→ PROMPT: Reproduce only the stretch of entries below that begins at the first line and ends at the line holding "g: R1C2 = 3".

[Collected data entries]
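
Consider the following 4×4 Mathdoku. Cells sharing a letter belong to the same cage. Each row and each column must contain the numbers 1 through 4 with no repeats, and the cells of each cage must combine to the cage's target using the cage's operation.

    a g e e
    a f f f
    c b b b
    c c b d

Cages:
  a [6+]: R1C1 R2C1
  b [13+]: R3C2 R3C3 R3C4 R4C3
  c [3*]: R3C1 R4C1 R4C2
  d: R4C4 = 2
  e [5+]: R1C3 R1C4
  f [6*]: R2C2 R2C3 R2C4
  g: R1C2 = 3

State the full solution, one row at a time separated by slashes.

Cage g is given, which forces R1C2 = 3.
Cage c has product 3, so R3C1 = 1.
Cage c has product 3, so R4C1 = 3.
Cage c needs product 3, so R4C2 = 1.
Cage b has sum 13, so R4C3 = 4.
D is a freebie; hence R4C4 = 2.
Cage e needs two cells with sum 5; hence R1C3 = 1.
Cage e's pair has sum 5; hence R1C4 = 4.
1 is placed in column 2, leaving R2C2 = 2.
Column 3 now contains 1; hence R2C3 = 3.
Row 2 already has 3, leaving R2C4 = 1.
Column 2 now contains 2, so R3C2 = 4.
3 is placed in column 3, which forces R3C3 = 2.
4 is placed in column 4, which forces R3C4 = 3.
4 is placed in row 1; hence R1C1 = 2.
Row 2 now contains 2; hence R2C1 = 4.

2 3 1 4 / 4 2 3 1 / 1 4 2 3 / 3 1 4 2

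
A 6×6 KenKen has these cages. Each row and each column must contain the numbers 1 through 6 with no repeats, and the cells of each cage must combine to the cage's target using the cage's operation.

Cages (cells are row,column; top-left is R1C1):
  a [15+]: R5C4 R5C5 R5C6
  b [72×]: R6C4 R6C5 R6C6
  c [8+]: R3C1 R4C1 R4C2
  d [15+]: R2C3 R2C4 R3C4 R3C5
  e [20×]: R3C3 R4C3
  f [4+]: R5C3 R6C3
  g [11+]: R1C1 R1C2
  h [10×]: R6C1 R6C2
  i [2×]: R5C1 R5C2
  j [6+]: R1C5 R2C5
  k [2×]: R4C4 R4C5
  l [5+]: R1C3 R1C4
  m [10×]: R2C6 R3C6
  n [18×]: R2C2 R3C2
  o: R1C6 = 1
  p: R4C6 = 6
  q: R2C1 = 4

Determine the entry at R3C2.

6

O is a freebie, which forces R1C6 = 1.
Cage q is a single given cell, so R2C1 = 4.
Cage p is a single given cell; hence R4C6 = 6.
In row 1, 4 can only go at R1C5, so R1C5 = 4.
Cage j's pair has sum 6; hence R2C5 = 2.
2 is placed in row 2, which forces R2C6 = 5.
5 is placed in column 6, which forces R3C6 = 2.
2 is placed in column 5; hence R4C5 = 1.
5 is placed in column 6, leaving R5C6 = 4.
4 is placed in column 6, which forces R6C6 = 3.
1 is placed in row 4, which forces R4C4 = 2.
The two cells of cage f must have sum 4, leaving R5C3 = 3.
Row 6 now contains 3, which forces R6C3 = 1.
Cage b has product 72, which forces R6C4 = 4.
Row 6 now contains 3, so R6C5 = 6.
3 is placed in column 3, which forces R1C3 = 2.
Column 4 already has 2, so R1C4 = 3.
Column 3 now contains 1, which forces R2C3 = 6.
Column 4 now contains 3, which forces R2C4 = 1.
The 3 cells of cage c must have sum 8, which forces R3C1 = 1.
1 is placed in column 4, which forces R3C4 = 5.
Row 3 already has 5; hence R3C5 = 3.
The 3 cells of cage c must have sum 8, leaving R4C1 = 3.
Cage c has sum 8; hence R4C2 = 4.
Row 4 now contains 4; hence R4C3 = 5.
Column 1 already has 1, which forces R5C1 = 2.
2 is placed in row 5, which forces R5C2 = 1.
Cage a has sum 15, leaving R5C4 = 6.
Column 5 already has 6; hence R5C5 = 5.
Column 1 now contains 2, which forces R6C1 = 5.
Row 6 already has 5, so R6C2 = 2.
Column 1 now contains 5, leaving R1C1 = 6.
The two cells of cage g must have sum 11; hence R1C2 = 5.
Row 2 now contains 6, which forces R2C2 = 3.
Row 3 now contains 3; hence R3C2 = 6.
Row 3 already has 5, so R3C3 = 4.
Filled in: 6 5 2 3 4 1 / 4 3 6 1 2 5 / 1 6 4 5 3 2 / 3 4 5 2 1 6 / 2 1 3 6 5 4 / 5 2 1 4 6 3.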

→ OUTPUT OF THE EXERCISE:
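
Consider the following 4×4 Mathdoku. Cells sharing a letter belong to the same cage. Each row and each column must contain the numbers 1 through 4 with no repeats, and the cells of each cage must combine to the cage's target using the cage's operation.

    a g e e
    a f f f
    c b b b
    c c b d

Cages:
  a [6+]: R1C1 R2C1
  b [13+]: R3C2 R3C3 R3C4 R4C3
  c [3*]: R3C1 R4C1 R4C2
  d: R4C4 = 2
  e [5+]: R1C3 R1C4
  f [6*]: R2C2 R2C3 R2C4
  g: R1C2 = 3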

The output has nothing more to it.